When you reach the line that contains "A vertical tank" in the entries below, begin returning lines exactly as written and continue through the last one.

── Information given

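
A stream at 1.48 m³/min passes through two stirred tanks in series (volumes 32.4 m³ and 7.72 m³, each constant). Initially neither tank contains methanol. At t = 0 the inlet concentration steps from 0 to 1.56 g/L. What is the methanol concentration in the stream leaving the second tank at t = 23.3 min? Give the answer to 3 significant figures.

Species balance on tank i: dCᵢ/dt = (Cᵢ₋₁ − Cᵢ)/τᵢ with τᵢ = Vᵢ/Q.
τ₁ = 32.4/1.48 = 21.892 min; τ₂ = 7.72/1.48 = 5.2162 min.
Solving the cascade with C₁(0)=C₂(0)=0 gives C₂(t) = C_in[1 − (τ₁ e^(−t/τ₁) − τ₂ e^(−t/τ₂))/(τ₁ − τ₂)].
At t = 23.3: e^(−t/τ₁) = 0.34496, e^(−t/τ₂) = 0.011484.
C₂ = 1.56·[1 − (21.892·0.34496 − 5.2162·0.011484)/(16.676)] = 1.56·0.55072 = 0.85913 g/L.

0.859 g/L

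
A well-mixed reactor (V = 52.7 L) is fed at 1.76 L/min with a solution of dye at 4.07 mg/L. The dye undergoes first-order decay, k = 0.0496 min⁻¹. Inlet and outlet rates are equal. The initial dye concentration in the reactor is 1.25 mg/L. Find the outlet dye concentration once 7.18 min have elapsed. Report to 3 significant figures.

1.42 mg/L

Accumulation = in − out − consumed: V dC/dt = Q C_in − Q C − k V C.
This is linear with rate a = Q/V + k = 0.082997 min⁻¹.
C_ss = Q C_in/(Q + kV) = 1.6377 mg/L; C(t) = C_ss + (C₀ − C_ss) e^(−a t).
C(7.18) = 1.6377 + (-0.38771)·e^(−0.082997·7.18) = 1.6377 + (-0.38771)·0.55106 = 1.4241 mg/L.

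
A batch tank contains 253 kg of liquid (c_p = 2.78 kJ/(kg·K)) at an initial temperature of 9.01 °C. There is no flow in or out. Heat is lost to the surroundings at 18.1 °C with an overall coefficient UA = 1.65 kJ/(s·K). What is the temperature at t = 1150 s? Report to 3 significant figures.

Lumped-capacitance energy balance: M c_p dT/dt = UA(T_amb − T).
dT/dt = (T_ss − T)/τ with T_ss = T_amb = 18.100 °C, τ = M c_p/UA = 253·2.78/1.65 = 426.27 s.
T approaches T_ss exponentially: T(t) = T_ss + (T₀ − T_ss) e^(−t/τ).
T(1150) = 18.100 + (-9.0900)·0.067351 = 17.488 °C.

17.5 °C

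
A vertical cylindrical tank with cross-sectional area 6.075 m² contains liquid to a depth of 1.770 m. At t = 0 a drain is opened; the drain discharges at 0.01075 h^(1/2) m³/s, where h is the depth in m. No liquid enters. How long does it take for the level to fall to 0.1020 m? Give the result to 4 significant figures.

With no inflow, A dh/dt = −0.01075 √h.
∫ h^(−1/2) dh = −(0.01075/A) ∫ dt, giving 2√h = 2√h₀ − (0.01075/A) t.
t = 2A(√h₀ − √h)/0.01075 = 2·6.075·(√1.770 − √0.1020)/0.01075
  = 12.1500 × (1.33041 − 0.319374) / 0.01075 = 1142.71 s.

1143 s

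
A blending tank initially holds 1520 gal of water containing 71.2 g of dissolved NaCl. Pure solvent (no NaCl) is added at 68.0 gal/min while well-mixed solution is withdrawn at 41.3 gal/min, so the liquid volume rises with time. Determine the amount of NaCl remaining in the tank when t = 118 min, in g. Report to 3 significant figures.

Let m(t) be the amount of NaCl. Volume: V(t) = V₀ + (Q_in − Q_out) t = 1520 + 26.700 t; V(118) = 4670.6 gal.
Species balance (pure solvent in): dm/dt = −Q_out · m/V(t).
Separate: dm/m = −Q_out dt/V(t) ⇒ ln(m/m₀) = −(Q_out/(Q_in−Q_out)) ln(V/V₀).
m = m₀ (V₀/V)^(Q_out/(Q_in−Q_out)) = 71.2 × (1520/4670.6)^(1.5468) = 12.542 g.

12.5 g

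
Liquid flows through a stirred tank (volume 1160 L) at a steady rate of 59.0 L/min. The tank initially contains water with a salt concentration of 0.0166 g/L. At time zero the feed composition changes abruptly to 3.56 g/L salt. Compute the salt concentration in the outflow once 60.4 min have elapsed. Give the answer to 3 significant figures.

Accumulation = in − out for the solute gives V dC/dt = Q(C_in − C).
Time constant τ = V/Q = 1160/59.0 = 19.661 min.
This is linear first-order; C(t) = C_in + (C₀ − C_in) e^(−t/τ).
C(60.4) = 3.56 + (0.0166 − 3.56)·e^(−60.4/19.661) = 3.56 + (-3.5434)·0.046325 = 3.3959 g/L.

3.40 g/L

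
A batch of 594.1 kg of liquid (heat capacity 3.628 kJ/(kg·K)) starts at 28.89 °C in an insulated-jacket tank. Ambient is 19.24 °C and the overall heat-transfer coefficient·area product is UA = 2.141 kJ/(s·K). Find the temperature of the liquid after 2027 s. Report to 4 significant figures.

20.53 °C

M c_p dT/dt = −UA(T − T_amb).
dT/dt = (T_ss − T)/τ with T_ss = T_amb = 19.2400 °C, τ = M c_p/UA = 594.1·3.628/2.141 = 1006.72 s.
Integrating: T(t) = T_ss + (T₀ − T_ss) e^(−t/τ).
T(2027) = 19.2400 + (9.65000)·0.133526 = 20.5285 °C.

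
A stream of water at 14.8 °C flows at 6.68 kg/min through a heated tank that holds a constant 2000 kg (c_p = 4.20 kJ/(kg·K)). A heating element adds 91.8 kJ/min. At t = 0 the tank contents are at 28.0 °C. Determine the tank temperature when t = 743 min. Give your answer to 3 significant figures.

Energy balance: M c_p dT/dt = ṁ c_p (T_in − T) + 91.8.
τ = M/ṁ = 299.40 min; T_ss = T_in + Q̇/(ṁ c_p) = 14.8 + 91.8/(6.68·4.20) = 18.072 °C.
T approaches T_ss exponentially: T(t) = T_ss + (T₀ − T_ss) e^(−t/τ).
T(743) = 18.072 + (9.9280)·e^(−743/299.40) = 18.072 + (9.9280)·0.083608 = 18.902 °C.

18.9 °C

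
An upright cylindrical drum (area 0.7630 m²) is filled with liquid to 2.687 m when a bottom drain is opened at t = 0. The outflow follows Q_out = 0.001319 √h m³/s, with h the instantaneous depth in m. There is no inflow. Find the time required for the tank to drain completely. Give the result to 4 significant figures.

A dh/dt = −Q_out = −0.001319 √h.
This is separable: 2 d(√h)/dt = −0.001319/A, so √h = √h₀ − (0.001319/(2A)) t.
Set h = 0: 2√h₀ = (0.001319/A) t_empty ⇒ t_empty = 2A√h₀/0.001319.
t_empty = 2·0.7630·√2.687/0.001319 = 1.52600·1.63921/0.001319 = 1896.46 s.

1896 s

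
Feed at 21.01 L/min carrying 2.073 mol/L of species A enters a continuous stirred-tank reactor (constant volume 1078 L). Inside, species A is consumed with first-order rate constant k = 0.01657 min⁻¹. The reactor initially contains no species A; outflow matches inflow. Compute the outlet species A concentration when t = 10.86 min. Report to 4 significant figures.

Species balance: V dC/dt = Q C_in − Q C − k V C.
This is linear with rate a = Q/V + k = 0.0360598 min⁻¹.
C_ss = Q C_in/(Q + kV) = 1.12043 mol/L; C(t) = C_ss + (C₀ − C_ss) e^(−a t).
C(10.86) = 1.12043 + (-1.12043)·e^(−0.0360598·10.86) = 1.12043 + (-1.12043)·0.675968 = 0.363054 mol/L.

0.3631 mol/L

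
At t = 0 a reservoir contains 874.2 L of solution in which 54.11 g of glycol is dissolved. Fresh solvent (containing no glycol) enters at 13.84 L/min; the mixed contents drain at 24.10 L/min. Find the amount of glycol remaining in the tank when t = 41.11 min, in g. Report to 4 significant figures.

11.52 g

Let m(t) be the amount of glycol. Volume: V(t) = V₀ + (Q_in − Q_out) t = 874.2 − 10.2600 t; V(41.11) = 452.411 L.
Species balance (pure solvent in): dm/dt = −Q_out · m/V(t).
Separate: dm/m = −Q_out dt/V(t) ⇒ ln(m/m₀) = −(Q_out/(Q_in−Q_out)) ln(V/V₀).
m = m₀ (V₀/V)^(Q_out/(Q_in−Q_out)) = 54.11 × (874.2/452.411)^(-2.34893) = 11.5160 g.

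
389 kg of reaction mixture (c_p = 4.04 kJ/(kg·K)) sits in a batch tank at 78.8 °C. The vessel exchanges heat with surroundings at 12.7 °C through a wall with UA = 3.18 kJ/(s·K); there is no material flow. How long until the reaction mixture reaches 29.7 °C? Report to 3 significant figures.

Lumped-capacitance energy balance: M c_p dT/dt = UA(T_amb − T).
τ = M c_p/UA = 494.20 s; T_ss = T_amb = 12.700 °C.
T(t) = T_ss + (T₀ − T_ss)e^(−t/τ); set T = 29.7:
t = −τ ln[(T − T_ss)/(T₀ − T_ss)] = −494.20 · ln(0.25719) = 671.10 s.

671 s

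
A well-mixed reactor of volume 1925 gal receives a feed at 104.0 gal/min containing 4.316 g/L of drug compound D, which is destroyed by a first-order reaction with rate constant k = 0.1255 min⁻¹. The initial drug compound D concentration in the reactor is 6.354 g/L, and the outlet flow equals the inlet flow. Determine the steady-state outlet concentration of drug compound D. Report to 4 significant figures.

1.299 g/L

Species balance: V dC/dt = Q C_in − Q C − k V C.
At steady state: 0 = Q C_in − (Q + kV) C_ss, so C_ss = Q C_in/(Q + kV).
C_ss = 104.0·4.316/(104.0 + 0.1255·1925) = 448.864/345.587 = 1.29884 g/L.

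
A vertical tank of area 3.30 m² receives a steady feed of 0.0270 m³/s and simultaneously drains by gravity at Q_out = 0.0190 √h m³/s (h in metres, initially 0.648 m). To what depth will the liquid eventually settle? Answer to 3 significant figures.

Level balance: A dh/dt = 0.0270 − 0.0190 √h. Setting dh/dt = 0:
Q_in = 0.0190 √h_ss ⇒ √h_ss = 0.0270/0.0190 = 1.4211.
h_ss = 1.4211² = 2.0194 m. (Since h₀ = 0.648 m < h_ss, the level will rise toward this value.)

2.02 m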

────

→ **The answer**
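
A vertical tank of area 3.30 m² receives a steady feed of 0.0270 m³/s and simultaneously drains by gravity at Q_out = 0.0190 √h m³/s (h in metres, initially 0.648 m). To what depth will the liquid eventually settle? Answer to 3 significant figures.

Level balance: A dh/dt = 0.0270 − 0.0190 √h. Setting dh/dt = 0:
Q_in = 0.0190 √h_ss ⇒ √h_ss = 0.0270/0.0190 = 1.4211.
h_ss = 1.4211² = 2.0194 m. (Since h₀ = 0.648 m < h_ss, the level will rise toward this value.)

2.02 m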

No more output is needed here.